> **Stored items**
====================

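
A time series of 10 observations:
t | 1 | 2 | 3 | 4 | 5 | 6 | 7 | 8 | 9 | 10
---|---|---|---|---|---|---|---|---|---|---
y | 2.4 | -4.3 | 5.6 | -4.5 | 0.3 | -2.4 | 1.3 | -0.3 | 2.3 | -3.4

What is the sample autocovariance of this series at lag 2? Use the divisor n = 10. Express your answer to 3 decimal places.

5.021

Mean ȳ = (2.4 − 4.3 + 5.6 − 4.5 + 0.3 − 2.4 + 1.3 − 0.3 + 2.3 − 3.4)/10 = -0.3000
Σ_{t=1}^{8}(y_t−ȳ)(y_{t+2}−ȳ) = 50.2100
γ_2 = 50.2100 / 10 = 5.021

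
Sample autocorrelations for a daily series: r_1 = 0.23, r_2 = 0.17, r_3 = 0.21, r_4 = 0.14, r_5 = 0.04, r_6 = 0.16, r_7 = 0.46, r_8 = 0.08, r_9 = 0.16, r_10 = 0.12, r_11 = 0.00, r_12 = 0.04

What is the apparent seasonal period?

7

The largest autocorrelation is r_7 = 0.46; the remaining lags stay at or below 0.23. The elevated value at lag 1 (0.23), dropping to 0.17 at lag 2, reflects decaying short-term dependence rather than seasonality.
The dominant spike at lag 7 indicates a seasonal period of 7.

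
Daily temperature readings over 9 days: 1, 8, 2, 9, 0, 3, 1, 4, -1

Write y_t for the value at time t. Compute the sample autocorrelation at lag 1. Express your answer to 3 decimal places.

Mean ȳ = (1 + 8 + 2 + 9 + 0 + 3 + 1 + 4 − 1)/9 = 3.0000
Numerator Σ_{t=1}^{8}(y_t−ȳ)(y_{t+1}−ȳ) = -45.0000
Denominator Σ(y_t−ȳ)² = 96.0000
r_1 = -45.0000 / 96.0000 = -0.469

-0.469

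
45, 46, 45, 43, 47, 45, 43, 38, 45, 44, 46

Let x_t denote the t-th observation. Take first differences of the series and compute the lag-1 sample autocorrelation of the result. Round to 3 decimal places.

-0.411

First differences Δx: 1, -1, -2, 4, -2, -2, -5, 7, -1, 2
Mean of differences = 0.1000
Numerator Σ(Δx_t−Δx̄)(Δx_{t+1}−Δx̄) = -44.8100
Denominator Σ(Δx_t−Δx̄)² = 108.9000
r_1(Δx) = -44.8100 / 108.9000 = -0.411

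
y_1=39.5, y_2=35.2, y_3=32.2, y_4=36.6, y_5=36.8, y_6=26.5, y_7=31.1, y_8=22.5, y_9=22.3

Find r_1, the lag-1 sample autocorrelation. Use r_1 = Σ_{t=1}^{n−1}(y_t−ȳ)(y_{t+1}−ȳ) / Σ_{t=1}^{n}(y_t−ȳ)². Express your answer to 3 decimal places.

Mean ȳ = (39.5 + 35.2 + 32.2 + 36.6 + 36.8 + 26.5 + 31.1 + 22.5 + 22.3)/9 = 31.4111
Numerator Σ_{t=1}^{8}(y_t−ȳ)(y_{t+1}−ȳ) = 124.7177
Denominator Σ(y_t−ȳ)² = 323.0089
r_1 = 124.7177 / 323.0089 = 0.386

0.386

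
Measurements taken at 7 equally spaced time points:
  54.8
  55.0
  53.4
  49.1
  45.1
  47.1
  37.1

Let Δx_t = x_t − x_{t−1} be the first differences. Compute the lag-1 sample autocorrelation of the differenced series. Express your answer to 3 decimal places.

First differences Δx: 0.2, -1.6, -4.3, -4.0, 2.0, -10.0
Mean of differences = -2.9500
Numerator Σ(Δx_t−Δx̄)(Δx_{t+1}−Δx̄) = -36.2475
Denominator Σ(Δx_t−Δx̄)² = 88.8750
r_1(Δx) = -36.2475 / 88.8750 = -0.408

-0.408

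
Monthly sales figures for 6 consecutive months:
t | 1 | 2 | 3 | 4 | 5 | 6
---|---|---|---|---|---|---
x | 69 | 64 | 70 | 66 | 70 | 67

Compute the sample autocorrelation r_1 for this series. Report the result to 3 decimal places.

-0.777

Mean x̄ = (69 + 64 + 70 + 66 + 70 + 67)/6 = 67.6667
Deviations from mean: 1.3333, -3.6667, 2.3333, -1.6667, 2.3333, -0.6667
Numerator Σ_{t=1}^{5}(x_t−x̄)(x_{t+1}−x̄) = -22.7778
Denominator Σ(x_t−x̄)² = 29.3333
r_1 = -22.7778 / 29.3333 = -0.777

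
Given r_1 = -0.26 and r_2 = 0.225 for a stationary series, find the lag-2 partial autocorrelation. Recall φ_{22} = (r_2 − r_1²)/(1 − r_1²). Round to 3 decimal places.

φ_{22} = (r_2 − r_1²) / (1 − r_1²)
r_1² = (-0.26)² = 0.0676
Numerator = 0.225 − 0.0676 = 0.1574; denominator = 1 − 0.0676 = 0.9324
φ_{22} = 0.1574 / 0.9324 = 0.169

0.169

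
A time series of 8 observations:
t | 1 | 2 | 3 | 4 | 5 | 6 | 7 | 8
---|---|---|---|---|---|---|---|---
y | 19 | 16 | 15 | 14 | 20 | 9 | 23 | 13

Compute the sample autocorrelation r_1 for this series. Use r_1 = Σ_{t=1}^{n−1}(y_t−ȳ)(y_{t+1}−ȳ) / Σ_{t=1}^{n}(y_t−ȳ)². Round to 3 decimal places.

Mean ȳ = (19 + 16 + 15 + 14 + 20 + 9 + 23 + 13)/8 = 16.1250
Deviations from mean: 2.8750, -0.1250, -1.1250, -2.1250, 3.8750, -7.1250, 6.8750, -3.1250
Numerator Σ_{t=1}^{7}(y_t−ȳ)(y_{t+1}−ȳ) = -104.1406
Denominator Σ(y_t−ȳ)² = 136.8750
r_1 = -104.1406 / 136.8750 = -0.761

-0.761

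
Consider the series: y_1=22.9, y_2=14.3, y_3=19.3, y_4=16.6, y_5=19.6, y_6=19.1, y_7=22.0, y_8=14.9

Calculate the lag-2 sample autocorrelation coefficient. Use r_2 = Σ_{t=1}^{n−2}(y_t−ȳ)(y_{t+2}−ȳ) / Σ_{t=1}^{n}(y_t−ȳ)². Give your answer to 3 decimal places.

0.189

Mean ȳ = (22.9 + 14.3 + 19.3 + 16.6 + 19.6 + 19.1 + 22.0 + 14.9)/8 = 18.5875
Deviations from mean: 4.3125, -4.2875, 0.7125, -1.9875, 1.0125, 0.5125, 3.4125, -3.6875
Σ(y_t−ȳ)(y_{t+2}−ȳ) = (3.0727) + (8.5214) + (0.7214) + (-1.0186) + (3.4552) + (-1.8898) = 12.8622
Denominator Σ(y_t−ȳ)² = 67.9688
r_2 = 12.8622 / 67.9688 = 0.189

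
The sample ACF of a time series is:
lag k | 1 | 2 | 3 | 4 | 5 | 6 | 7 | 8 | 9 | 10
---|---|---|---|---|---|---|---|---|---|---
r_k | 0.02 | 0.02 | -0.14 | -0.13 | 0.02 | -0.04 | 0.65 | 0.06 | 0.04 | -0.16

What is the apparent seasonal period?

7

The largest autocorrelation is r_7 = 0.65; the remaining lags stay at or below 0.06.
The dominant spike at lag 7 indicates a seasonal period of 7.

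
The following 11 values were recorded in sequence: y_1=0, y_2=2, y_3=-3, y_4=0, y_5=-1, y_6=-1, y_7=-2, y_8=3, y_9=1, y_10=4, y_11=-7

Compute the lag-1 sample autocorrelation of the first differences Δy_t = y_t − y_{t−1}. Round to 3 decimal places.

First differences Δy: 2, -5, 3, -1, 0, -1, 5, -2, 3, -11
Mean of differences = -0.7000
Numerator Σ(Δy_t−Δȳ)(Δy_{t+1}−Δȳ) = -81.0900
Denominator Σ(Δy_t−Δȳ)² = 194.1000
r_1(Δy) = -81.0900 / 194.1000 = -0.418

-0.418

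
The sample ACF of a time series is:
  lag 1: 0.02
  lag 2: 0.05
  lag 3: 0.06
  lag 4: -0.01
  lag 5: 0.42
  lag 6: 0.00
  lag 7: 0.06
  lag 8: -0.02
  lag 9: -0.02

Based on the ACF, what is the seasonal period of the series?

The largest autocorrelation is r_5 = 0.42; the remaining lags stay at or below 0.06.
The dominant spike at lag 5 indicates a seasonal period of 5.

5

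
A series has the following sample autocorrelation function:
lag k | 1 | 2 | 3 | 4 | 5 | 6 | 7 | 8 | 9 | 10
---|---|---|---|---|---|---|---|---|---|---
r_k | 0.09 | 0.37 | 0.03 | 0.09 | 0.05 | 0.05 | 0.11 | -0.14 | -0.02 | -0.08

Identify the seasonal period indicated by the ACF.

2

The largest autocorrelation is r_2 = 0.37; the remaining lags stay at or below 0.11.
The dominant spike at lag 2 indicates a seasonal period of 2.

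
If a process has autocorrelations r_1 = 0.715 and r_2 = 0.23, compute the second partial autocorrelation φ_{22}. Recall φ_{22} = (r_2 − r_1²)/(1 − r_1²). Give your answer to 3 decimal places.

-0.575

φ_{22} = (r_2 − r_1²) / (1 − r_1²)
r_1² = (0.715)² = 0.511225
Numerator = 0.23 − 0.5112 = -0.2812; denominator = 1 − 0.5112 = 0.4888
φ_{22} = -0.2812 / 0.4888 = -0.575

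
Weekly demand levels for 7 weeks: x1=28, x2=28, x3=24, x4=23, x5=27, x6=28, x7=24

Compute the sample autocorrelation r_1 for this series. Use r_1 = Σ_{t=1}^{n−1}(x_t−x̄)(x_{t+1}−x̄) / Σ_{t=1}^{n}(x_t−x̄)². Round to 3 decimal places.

0.033

Mean x̄ = (28 + 28 + 24 + 23 + 27 + 28 + 24)/7 = 26.0000
Deviations from mean: 2.0000, 2.0000, -2.0000, -3.0000, 1.0000, 2.0000, -2.0000
Σ(x_t−x̄)(x_{t+1}−x̄) = (4.0000) + (-4.0000) + (6.0000) + (-3.0000) + (2.0000) + (-4.0000) = 1.0000
Denominator Σ(x_t−x̄)² = 30.0000
r_1 = 1.0000 / 30.0000 = 0.033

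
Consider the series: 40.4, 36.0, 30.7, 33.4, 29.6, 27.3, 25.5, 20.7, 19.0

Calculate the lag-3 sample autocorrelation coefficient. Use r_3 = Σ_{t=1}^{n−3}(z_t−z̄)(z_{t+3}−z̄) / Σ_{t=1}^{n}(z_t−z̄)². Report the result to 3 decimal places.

Mean z̄ = (40.4 + 36.0 + 30.7 + 33.4 + 29.6 + 27.3 + 25.5 + 20.7 + 19.0)/9 = 29.1778
Numerator Σ_{t=1}^{6}(z_t−z̄)(z_{t+3}−z̄) = 47.4085
Denominator Σ(z_t−z̄)² = 385.3156
r_3 = 47.4085 / 385.3156 = 0.123

0.123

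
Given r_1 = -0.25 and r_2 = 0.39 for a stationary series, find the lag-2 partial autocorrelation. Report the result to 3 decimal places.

φ_{22} = (r_2 − r_1²) / (1 − r_1²)
r_1² = (-0.25)² = 0.0625
Numerator = 0.39 − 0.0625 = 0.3275; denominator = 1 − 0.0625 = 0.9375
φ_{22} = 0.3275 / 0.9375 = 0.349

0.349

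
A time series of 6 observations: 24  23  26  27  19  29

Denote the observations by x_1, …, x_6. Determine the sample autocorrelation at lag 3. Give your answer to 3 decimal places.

Mean x̄ = (24 + 23 + 26 + 27 + 19 + 29)/6 = 24.6667
Deviations from mean: -0.6667, -1.6667, 1.3333, 2.3333, -5.6667, 4.3333
Σ(x_t−x̄)(x_{t+3}−x̄) = (-1.5556) + (9.4444) + (5.7778) = 13.6667
Denominator Σ(x_t−x̄)² = 61.3333
r_3 = 13.6667 / 61.3333 = 0.223

0.223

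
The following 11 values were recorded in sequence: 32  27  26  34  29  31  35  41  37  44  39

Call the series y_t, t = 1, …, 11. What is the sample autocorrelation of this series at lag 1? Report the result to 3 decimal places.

0.568

Mean ȳ = (32 + 27 + 26 + 34 + 29 + 31 + 35 + 41 + 37 + 44 + 39)/11 = 34.0909
Numerator Σ_{t=1}^{10}(y_t−ȳ)(y_{t+1}−ȳ) = 190.1736
Denominator Σ(y_t−ȳ)² = 334.9091
r_1 = 190.1736 / 334.9091 = 0.568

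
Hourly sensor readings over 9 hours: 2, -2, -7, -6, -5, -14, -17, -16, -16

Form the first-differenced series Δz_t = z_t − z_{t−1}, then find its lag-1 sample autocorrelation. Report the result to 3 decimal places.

First differences Δz: -4, -5, 1, 1, -9, -3, 1, 0
Mean of differences = -2.2500
Numerator Σ(Δz_t−Δz̄)(Δz_{t+1}−Δz̄) = -5.5625
Denominator Σ(Δz_t−Δz̄)² = 93.5000
r_1(Δz) = -5.5625 / 93.5000 = -0.059

-0.059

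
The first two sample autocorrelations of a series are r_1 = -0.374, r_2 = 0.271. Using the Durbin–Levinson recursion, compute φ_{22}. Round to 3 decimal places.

φ_{22} = (r_2 − r_1²) / (1 − r_1²)
r_1² = (-0.374)² = 0.139876
Numerator = 0.271 − 0.1399 = 0.1311; denominator = 1 − 0.1399 = 0.8601
φ_{22} = 0.1311 / 0.8601 = 0.152

0.152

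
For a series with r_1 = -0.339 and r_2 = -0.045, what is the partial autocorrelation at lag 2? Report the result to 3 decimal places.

φ_{22} = (r_2 − r_1²) / (1 − r_1²)
r_1² = (-0.339)² = 0.114921
Numerator = -0.045 − 0.1149 = -0.1599; denominator = 1 − 0.1149 = 0.8851
φ_{22} = -0.1599 / 0.8851 = -0.181

-0.181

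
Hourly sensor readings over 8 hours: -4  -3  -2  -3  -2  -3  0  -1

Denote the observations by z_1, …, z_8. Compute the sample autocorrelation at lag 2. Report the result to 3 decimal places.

Mean z̄ = (-4 − 3 − 2 − 3 − 2 − 3 + 0 − 1)/8 = -2.2500
Deviations from mean: -1.7500, -0.7500, 0.2500, -0.7500, 0.2500, -0.7500, 2.2500, 1.2500
Σ(z_t−z̄)(z_{t+2}−z̄) = (-0.4375) + (0.5625) + (0.0625) + (0.5625) + (0.5625) + (-0.9375) = 0.3750
Denominator Σ(z_t−z̄)² = 11.5000
r_2 = 0.3750 / 11.5000 = 0.033

0.033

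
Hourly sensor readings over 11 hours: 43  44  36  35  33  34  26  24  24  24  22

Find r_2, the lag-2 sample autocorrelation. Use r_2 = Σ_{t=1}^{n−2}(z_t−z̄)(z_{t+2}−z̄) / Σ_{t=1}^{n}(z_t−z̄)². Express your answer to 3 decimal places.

Mean z̄ = (43 + 44 + 36 + 35 + 33 + 34 + 26 + 24 + 24 + 24 + 22)/11 = 31.3636
Numerator Σ_{t=1}^{9}(z_t−z̄)(z_{t+2}−z̄) = 251.5537
Denominator Σ(z_t−z̄)² = 618.5455
r_2 = 251.5537 / 618.5455 = 0.407

0.407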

====================

> **Work request**
Check the data above line by line for the word "Hourly". State only how many lines contain it.

> **Task answer**
3